-- DATA LISTING follows --

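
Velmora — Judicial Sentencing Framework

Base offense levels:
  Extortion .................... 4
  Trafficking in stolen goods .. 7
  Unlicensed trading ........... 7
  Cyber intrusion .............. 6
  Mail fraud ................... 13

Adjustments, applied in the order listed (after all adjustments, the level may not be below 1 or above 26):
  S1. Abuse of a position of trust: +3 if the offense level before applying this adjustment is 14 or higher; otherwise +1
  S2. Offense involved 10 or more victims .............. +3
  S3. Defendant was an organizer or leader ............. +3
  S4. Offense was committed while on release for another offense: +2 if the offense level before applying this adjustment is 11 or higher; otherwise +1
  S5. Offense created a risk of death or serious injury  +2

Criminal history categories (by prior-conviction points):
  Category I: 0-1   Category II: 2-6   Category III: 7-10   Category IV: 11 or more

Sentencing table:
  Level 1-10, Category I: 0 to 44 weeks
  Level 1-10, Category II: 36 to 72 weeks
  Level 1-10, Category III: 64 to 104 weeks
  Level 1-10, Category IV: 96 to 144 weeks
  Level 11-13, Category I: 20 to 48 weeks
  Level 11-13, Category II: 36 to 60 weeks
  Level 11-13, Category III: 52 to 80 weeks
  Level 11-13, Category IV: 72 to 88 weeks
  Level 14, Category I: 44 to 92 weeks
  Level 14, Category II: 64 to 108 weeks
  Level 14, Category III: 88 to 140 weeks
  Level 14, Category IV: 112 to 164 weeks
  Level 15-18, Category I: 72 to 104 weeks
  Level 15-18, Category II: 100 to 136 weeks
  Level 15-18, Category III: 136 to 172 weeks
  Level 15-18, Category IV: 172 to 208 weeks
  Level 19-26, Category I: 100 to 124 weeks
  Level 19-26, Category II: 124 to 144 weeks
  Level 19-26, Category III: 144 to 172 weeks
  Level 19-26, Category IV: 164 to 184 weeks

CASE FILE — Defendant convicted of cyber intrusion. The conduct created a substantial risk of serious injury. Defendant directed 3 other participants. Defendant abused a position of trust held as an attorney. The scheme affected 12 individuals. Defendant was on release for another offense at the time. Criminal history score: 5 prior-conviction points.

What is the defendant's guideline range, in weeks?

100-136 weeks

Base offense level for cyber intrusion: 6.
S1 applies (level before this adjustment is 6 < 14, so +1): 6 + 1 = 7.
S2 applies: 7 + 3 = 10.
S3 applies: 10 + 3 = 13.
S4 applies (level before this adjustment is 13 ≥ 11, so +2): 13 + 2 = 15.
S5 applies: 15 + 2 = 17.
Final offense level: 17.
Criminal history: 5 prior points → Category II (2-6).
Level 17 falls in the 15-18 band.
Grid: Level 15-18 × Category II = 100-136 weeks.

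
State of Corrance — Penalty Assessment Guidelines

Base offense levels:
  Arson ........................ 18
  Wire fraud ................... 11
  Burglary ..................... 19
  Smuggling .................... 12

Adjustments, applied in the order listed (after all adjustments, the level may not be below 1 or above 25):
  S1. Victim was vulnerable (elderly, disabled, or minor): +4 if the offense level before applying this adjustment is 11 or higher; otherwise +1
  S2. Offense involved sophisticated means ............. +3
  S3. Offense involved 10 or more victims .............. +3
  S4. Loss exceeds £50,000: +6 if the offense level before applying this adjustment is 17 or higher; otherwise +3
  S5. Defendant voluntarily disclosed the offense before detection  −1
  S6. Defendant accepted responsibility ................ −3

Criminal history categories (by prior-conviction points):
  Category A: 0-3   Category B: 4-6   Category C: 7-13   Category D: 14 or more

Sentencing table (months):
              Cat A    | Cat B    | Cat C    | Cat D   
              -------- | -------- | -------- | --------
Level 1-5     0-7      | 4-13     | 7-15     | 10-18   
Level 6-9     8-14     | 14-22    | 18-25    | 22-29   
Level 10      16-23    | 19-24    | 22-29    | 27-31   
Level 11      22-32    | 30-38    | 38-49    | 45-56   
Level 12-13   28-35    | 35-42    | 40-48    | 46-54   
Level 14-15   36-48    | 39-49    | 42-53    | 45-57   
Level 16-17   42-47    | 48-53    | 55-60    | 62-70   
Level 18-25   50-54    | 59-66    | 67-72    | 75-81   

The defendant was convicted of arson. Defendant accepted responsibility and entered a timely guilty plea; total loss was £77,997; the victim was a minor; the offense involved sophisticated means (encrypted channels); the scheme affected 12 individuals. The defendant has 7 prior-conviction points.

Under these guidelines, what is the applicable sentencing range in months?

67-72 months

Base offense level for arson: 18.
S1 applies (level before this adjustment is 18 ≥ 11, so +4): 18 + 4 = 22.
S2 applies: 22 + 3 = 25.
S3 applies: 25 + 3 = 28.
S4 applies (level before this adjustment is 28 ≥ 17, so +6): 28 + 6 = 34.
S5 does not apply.
S6 applies: 34 − 3 = 31.
Level 31 exceeds the maximum of 25; capped at 25.
Final offense level: 25.
Criminal history: 7 prior points → Category C (7-13).
Level 25 falls in the 18-25 band.
Grid: Level 18-25 × Category C = 67-72 months.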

-- DATA LISTING concluded --

EXERCISE INSTRUCTIONS: Give the listing above again in full, with no word altered.

COMPLETED EXERCISE:
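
Velmora — Judicial Sentencing Framework

Base offense levels:
  Extortion .................... 4
  Trafficking in stolen goods .. 7
  Unlicensed trading ........... 7
  Cyber intrusion .............. 6
  Mail fraud ................... 13

Adjustments, applied in the order listed (after all adjustments, the level may not be below 1 or above 26):
  S1. Abuse of a position of trust: +3 if the offense level before applying this adjustment is 14 or higher; otherwise +1
  S2. Offense involved 10 or more victims .............. +3
  S3. Defendant was an organizer or leader ............. +3
  S4. Offense was committed while on release for another offense: +2 if the offense level before applying this adjustment is 11 or higher; otherwise +1
  S5. Offense created a risk of death or serious injury  +2

Criminal history categories (by prior-conviction points):
  Category I: 0-1   Category II: 2-6   Category III: 7-10   Category IV: 11 or more

Sentencing table:
  Level 1-10, Category I: 0 to 44 weeks
  Level 1-10, Category II: 36 to 72 weeks
  Level 1-10, Category III: 64 to 104 weeks
  Level 1-10, Category IV: 96 to 144 weeks
  Level 11-13, Category I: 20 to 48 weeks
  Level 11-13, Category II: 36 to 60 weeks
  Level 11-13, Category III: 52 to 80 weeks
  Level 11-13, Category IV: 72 to 88 weeks
  Level 14, Category I: 44 to 92 weeks
  Level 14, Category II: 64 to 108 weeks
  Level 14, Category III: 88 to 140 weeks
  Level 14, Category IV: 112 to 164 weeks
  Level 15-18, Category I: 72 to 104 weeks
  Level 15-18, Category II: 100 to 136 weeks
  Level 15-18, Category III: 136 to 172 weeks
  Level 15-18, Category IV: 172 to 208 weeks
  Level 19-26, Category I: 100 to 124 weeks
  Level 19-26, Category II: 124 to 144 weeks
  Level 19-26, Category III: 144 to 172 weeks
  Level 19-26, Category IV: 164 to 184 weeks

CASE FILE — Defendant convicted of cyber intrusion. The conduct created a substantial risk of serious injury. Defendant directed 3 other participants. Defendant abused a position of trust held as an attorney. The scheme affected 12 individuals. Defendant was on release for another offense at the time. Criminal history score: 5 prior-conviction points.

What is the defendant's guideline range, in weeks?

100-136 weeks

Base offense level for cyber intrusion: 6.
S1 applies (level before this adjustment is 6 < 14, so +1): 6 + 1 = 7.
S2 applies: 7 + 3 = 10.
S3 applies: 10 + 3 = 13.
S4 applies (level before this adjustment is 13 ≥ 11, so +2): 13 + 2 = 15.
S5 applies: 15 + 2 = 17.
Final offense level: 17.
Criminal history: 5 prior points → Category II (2-6).
Level 17 falls in the 15-18 band.
Grid: Level 15-18 × Category II = 100-136 weeks.

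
State of Corrance — Penalty Assessment Guidelines

Base offense levels:
  Arson ........................ 18
  Wire fraud ................... 11
  Burglary ..................... 19
  Smuggling .................... 12

Adjustments, applied in the order listed (after all adjustments, the level may not be below 1 or above 25):
  S1. Victim was vulnerable (elderly, disabled, or minor): +4 if the offense level before applying this adjustment is 11 or higher; otherwise +1
  S2. Offense involved sophisticated means ............. +3
  S3. Offense involved 10 or more victims .............. +3
  S4. Loss exceeds £50,000: +6 if the offense level before applying this adjustment is 17 or higher; otherwise +3
  S5. Defendant voluntarily disclosed the offense before detection  −1
  S6. Defendant accepted responsibility ................ −3

Criminal history categories (by prior-conviction points):
  Category A: 0-3   Category B: 4-6   Category C: 7-13   Category D: 14 or more

Sentencing table (months):
              Cat A    | Cat B    | Cat C    | Cat D   
              -------- | -------- | -------- | --------
Level 1-5     0-7      | 4-13     | 7-15     | 10-18   
Level 6-9     8-14     | 14-22    | 18-25    | 22-29   
Level 10      16-23    | 19-24    | 22-29    | 27-31   
Level 11      22-32    | 30-38    | 38-49    | 45-56   
Level 12-13   28-35    | 35-42    | 40-48    | 46-54   
Level 14-15   36-48    | 39-49    | 42-53    | 45-57   
Level 16-17   42-47    | 48-53    | 55-60    | 62-70   
Level 18-25   50-54    | 59-66    | 67-72    | 75-81   

The defendant was convicted of arson. Defendant accepted responsibility and entered a timely guilty plea; total loss was £77,997; the victim was a minor; the offense involved sophisticated means (encrypted channels); the scheme affected 12 individuals. The defendant has 7 prior-conviction points.

Under these guidelines, what is the applicable sentencing range in months?

67-72 months

Base offense level for arson: 18.
S1 applies (level before this adjustment is 18 ≥ 11, so +4): 18 + 4 = 22.
S2 applies: 22 + 3 = 25.
S3 applies: 25 + 3 = 28.
S4 applies (level before this adjustment is 28 ≥ 17, so +6): 28 + 6 = 34.
S5 does not apply.
S6 applies: 34 − 3 = 31.
Level 31 exceeds the maximum of 25; capped at 25.
Final offense level: 25.
Criminal history: 7 prior points → Category C (7-13).
Level 25 falls in the 18-25 band.
Grid: Level 18-25 × Category C = 67-72 months.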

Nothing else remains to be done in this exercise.